→ INFORMATION GIVEN:

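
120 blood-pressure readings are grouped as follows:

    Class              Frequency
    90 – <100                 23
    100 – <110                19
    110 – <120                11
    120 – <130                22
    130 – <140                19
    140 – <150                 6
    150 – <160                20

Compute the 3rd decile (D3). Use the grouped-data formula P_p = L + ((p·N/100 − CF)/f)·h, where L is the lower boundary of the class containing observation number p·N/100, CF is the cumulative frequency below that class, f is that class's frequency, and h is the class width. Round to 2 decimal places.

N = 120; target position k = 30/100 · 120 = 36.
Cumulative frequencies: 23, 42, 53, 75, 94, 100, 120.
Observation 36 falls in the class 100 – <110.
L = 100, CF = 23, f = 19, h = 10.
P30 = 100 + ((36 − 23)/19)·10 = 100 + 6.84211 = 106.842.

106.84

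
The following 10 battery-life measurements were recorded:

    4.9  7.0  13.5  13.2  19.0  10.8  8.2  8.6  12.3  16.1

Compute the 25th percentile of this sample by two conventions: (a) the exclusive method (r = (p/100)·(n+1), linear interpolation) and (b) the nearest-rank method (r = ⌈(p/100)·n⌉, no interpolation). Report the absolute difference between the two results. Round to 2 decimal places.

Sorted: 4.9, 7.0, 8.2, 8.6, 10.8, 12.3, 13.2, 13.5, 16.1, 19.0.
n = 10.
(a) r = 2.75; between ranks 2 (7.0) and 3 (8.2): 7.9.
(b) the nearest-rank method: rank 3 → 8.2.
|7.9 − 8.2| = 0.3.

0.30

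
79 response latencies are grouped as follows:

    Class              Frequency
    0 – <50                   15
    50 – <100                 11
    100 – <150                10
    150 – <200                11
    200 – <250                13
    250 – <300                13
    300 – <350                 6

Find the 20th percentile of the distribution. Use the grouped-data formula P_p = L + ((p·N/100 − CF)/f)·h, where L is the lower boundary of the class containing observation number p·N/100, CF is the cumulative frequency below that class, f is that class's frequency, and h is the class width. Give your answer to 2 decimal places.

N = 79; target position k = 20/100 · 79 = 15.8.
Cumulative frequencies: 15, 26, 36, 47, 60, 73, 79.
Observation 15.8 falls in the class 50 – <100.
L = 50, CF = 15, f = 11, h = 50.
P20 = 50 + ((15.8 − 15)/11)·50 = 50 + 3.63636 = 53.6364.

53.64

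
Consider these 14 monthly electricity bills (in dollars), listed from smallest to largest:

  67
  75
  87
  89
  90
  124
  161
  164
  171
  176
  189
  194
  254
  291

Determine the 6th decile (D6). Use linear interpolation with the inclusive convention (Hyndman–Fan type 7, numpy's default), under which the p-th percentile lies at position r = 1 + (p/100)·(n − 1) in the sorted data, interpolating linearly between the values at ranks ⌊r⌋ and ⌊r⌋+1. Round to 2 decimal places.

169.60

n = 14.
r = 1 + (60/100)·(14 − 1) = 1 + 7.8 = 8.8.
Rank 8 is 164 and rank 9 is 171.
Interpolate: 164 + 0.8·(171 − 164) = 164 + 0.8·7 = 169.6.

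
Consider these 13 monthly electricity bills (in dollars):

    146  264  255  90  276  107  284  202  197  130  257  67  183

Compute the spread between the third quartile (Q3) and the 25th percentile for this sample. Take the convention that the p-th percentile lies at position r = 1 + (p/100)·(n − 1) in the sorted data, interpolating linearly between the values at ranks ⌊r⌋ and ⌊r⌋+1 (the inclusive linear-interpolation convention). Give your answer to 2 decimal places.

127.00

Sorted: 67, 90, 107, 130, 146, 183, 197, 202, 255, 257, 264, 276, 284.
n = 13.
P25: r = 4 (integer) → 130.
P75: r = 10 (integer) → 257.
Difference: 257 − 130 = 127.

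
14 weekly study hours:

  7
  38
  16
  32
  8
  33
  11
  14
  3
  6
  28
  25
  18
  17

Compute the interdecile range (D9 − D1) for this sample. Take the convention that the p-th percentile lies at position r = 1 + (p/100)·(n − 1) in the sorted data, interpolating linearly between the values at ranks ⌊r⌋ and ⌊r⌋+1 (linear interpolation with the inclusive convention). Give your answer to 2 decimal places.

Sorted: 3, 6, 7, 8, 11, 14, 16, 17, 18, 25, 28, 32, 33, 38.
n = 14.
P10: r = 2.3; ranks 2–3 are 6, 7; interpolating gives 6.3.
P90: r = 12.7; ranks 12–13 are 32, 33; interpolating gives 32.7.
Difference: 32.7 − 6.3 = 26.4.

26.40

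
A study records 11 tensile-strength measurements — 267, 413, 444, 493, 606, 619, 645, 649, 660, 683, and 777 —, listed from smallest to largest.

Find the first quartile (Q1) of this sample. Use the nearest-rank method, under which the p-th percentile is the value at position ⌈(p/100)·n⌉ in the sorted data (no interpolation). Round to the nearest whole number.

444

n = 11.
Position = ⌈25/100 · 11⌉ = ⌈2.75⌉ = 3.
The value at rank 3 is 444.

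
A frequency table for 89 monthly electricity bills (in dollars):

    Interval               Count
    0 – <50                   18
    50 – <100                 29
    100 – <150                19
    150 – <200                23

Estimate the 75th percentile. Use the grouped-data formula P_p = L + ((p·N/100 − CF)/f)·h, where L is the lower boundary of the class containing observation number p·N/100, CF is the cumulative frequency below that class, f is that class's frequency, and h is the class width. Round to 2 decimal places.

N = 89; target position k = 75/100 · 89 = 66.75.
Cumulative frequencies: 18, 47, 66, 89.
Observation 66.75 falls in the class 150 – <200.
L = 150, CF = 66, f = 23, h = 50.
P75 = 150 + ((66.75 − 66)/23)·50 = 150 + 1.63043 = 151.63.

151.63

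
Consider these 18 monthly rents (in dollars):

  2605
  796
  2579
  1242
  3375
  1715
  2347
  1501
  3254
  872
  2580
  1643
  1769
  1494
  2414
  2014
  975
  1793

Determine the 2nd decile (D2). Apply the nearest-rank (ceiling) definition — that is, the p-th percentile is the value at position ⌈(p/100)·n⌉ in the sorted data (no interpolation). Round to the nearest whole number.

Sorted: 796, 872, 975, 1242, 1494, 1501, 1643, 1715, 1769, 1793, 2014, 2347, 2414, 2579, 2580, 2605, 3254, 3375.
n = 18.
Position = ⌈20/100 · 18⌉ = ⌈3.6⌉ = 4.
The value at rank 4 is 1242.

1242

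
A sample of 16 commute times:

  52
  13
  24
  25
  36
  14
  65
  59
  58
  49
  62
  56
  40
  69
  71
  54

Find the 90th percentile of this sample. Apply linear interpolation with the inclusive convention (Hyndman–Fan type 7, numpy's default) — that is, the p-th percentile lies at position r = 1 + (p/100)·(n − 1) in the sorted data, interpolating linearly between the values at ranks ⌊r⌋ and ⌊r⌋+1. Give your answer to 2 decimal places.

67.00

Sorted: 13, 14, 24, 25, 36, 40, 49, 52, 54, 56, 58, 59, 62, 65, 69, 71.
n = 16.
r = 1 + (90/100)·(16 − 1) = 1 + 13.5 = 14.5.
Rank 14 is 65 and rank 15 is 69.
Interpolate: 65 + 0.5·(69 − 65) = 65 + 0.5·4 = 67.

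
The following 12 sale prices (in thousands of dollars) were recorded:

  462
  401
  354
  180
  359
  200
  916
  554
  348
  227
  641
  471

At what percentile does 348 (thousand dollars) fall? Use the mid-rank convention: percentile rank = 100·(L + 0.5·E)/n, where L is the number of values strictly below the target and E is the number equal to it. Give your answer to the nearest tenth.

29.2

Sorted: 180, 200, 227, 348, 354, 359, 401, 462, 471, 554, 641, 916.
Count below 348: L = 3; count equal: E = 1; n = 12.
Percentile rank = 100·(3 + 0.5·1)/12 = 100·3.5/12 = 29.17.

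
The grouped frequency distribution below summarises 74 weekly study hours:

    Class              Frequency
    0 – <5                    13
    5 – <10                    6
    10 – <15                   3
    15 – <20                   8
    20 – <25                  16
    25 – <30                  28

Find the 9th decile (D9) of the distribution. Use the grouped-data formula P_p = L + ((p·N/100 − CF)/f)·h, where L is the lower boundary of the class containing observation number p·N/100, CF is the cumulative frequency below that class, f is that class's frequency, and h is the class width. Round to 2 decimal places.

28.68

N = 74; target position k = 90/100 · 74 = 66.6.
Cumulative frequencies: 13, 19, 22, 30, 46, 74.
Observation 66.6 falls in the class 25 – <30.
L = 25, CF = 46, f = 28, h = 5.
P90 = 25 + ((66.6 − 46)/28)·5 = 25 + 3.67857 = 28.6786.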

→ INSTRUCTIONS FOR THE TASK: From the records above, tally every line that includes the word "measurements" and reply with the total by itself.

→ RESPONSE AREA: 2